=== Data extract ===
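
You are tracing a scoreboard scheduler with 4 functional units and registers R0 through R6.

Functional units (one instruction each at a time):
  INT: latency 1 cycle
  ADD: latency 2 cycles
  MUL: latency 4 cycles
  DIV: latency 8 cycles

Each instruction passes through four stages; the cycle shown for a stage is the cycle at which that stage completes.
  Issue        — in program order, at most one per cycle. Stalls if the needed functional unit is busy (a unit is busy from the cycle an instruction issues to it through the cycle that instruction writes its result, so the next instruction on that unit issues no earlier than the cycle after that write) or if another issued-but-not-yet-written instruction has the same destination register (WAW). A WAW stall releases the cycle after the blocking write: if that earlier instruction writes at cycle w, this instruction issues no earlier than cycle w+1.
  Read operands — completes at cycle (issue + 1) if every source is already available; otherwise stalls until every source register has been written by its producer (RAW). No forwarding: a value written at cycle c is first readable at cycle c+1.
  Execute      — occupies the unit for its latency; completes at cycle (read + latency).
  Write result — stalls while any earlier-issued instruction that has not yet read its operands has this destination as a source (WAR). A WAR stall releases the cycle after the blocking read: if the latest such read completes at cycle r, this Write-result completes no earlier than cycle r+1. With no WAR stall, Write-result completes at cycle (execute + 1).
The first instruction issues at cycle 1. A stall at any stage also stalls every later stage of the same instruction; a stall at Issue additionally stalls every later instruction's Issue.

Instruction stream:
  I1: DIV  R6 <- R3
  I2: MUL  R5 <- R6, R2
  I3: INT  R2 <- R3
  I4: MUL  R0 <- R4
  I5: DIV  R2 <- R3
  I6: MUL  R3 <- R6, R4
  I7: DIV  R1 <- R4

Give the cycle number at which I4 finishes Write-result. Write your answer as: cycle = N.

I1  is:1  ro:2  ex:10  wr:11
I2  is:2  ro:12  ex:16  wr:17  — RAW R6: wait I1 write@11
I3  is:3  ro:4  ex:5  wr:13  — WAR R2: wait I2 read@12
I4  is:18  ro:19  ex:23  wr:24  — struct: MUL busy until I2 writes@17
I5  is:19  ro:20  ex:28  wr:29
I6  is:25  ro:26  ex:30  wr:31  — struct: MUL busy until I4 writes@24
I7  is:30  ro:31  ex:39  wr:40  — struct: DIV busy until I5 writes@29

cycle = 24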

=== Problem to work on ===
The answer must be the full listing, repeated word for word.

=== Problem solution ===
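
You are tracing a scoreboard scheduler with 4 functional units and registers R0 through R6.

Functional units (one instruction each at a time):
  INT: latency 1 cycle
  ADD: latency 2 cycles
  MUL: latency 4 cycles
  DIV: latency 8 cycles

Each instruction passes through four stages; the cycle shown for a stage is the cycle at which that stage completes.
  Issue        — in program order, at most one per cycle. Stalls if the needed functional unit is busy (a unit is busy from the cycle an instruction issues to it through the cycle that instruction writes its result, so the next instruction on that unit issues no earlier than the cycle after that write) or if another issued-but-not-yet-written instruction has the same destination register (WAW). A WAW stall releases the cycle after the blocking write: if that earlier instruction writes at cycle w, this instruction issues no earlier than cycle w+1.
  Read operands — completes at cycle (issue + 1) if every source is already available; otherwise stalls until every source register has been written by its producer (RAW). No forwarding: a value written at cycle c is first readable at cycle c+1.
  Execute      — occupies the unit for its latency; completes at cycle (read + latency).
  Write result — stalls while any earlier-issued instruction that has not yet read its operands has this destination as a source (WAR). A WAR stall releases the cycle after the blocking read: if the latest such read completes at cycle r, this Write-result completes no earlier than cycle r+1. With no WAR stall, Write-result completes at cycle (execute + 1).
The first instruction issues at cycle 1. A stall at any stage also stalls every later stage of the same instruction; a stall at Issue additionally stalls every later instruction's Issue.

Instruction stream:
  I1: DIV  R6 <- R3
  I2: MUL  R5 <- R6, R2
  I3: INT  R2 <- R3
  I4: MUL  R0 <- R4
  I5: DIV  R2 <- R3
  I6: MUL  R3 <- R6, R4
  I7: DIV  R1 <- R4

Give the cycle number at which I4 finishes Write-result. Write your answer as: cycle = N.

I1  is:1  ro:2  ex:10  wr:11
I2  is:2  ro:12  ex:16  wr:17  — RAW R6: wait I1 write@11
I3  is:3  ro:4  ex:5  wr:13  — WAR R2: wait I2 read@12
I4  is:18  ro:19  ex:23  wr:24  — struct: MUL busy until I2 writes@17
I5  is:19  ro:20  ex:28  wr:29
I6  is:25  ro:26  ex:30  wr:31  — struct: MUL busy until I4 writes@24
I7  is:30  ro:31  ex:39  wr:40  — struct: DIV busy until I5 writes@29

cycle = 24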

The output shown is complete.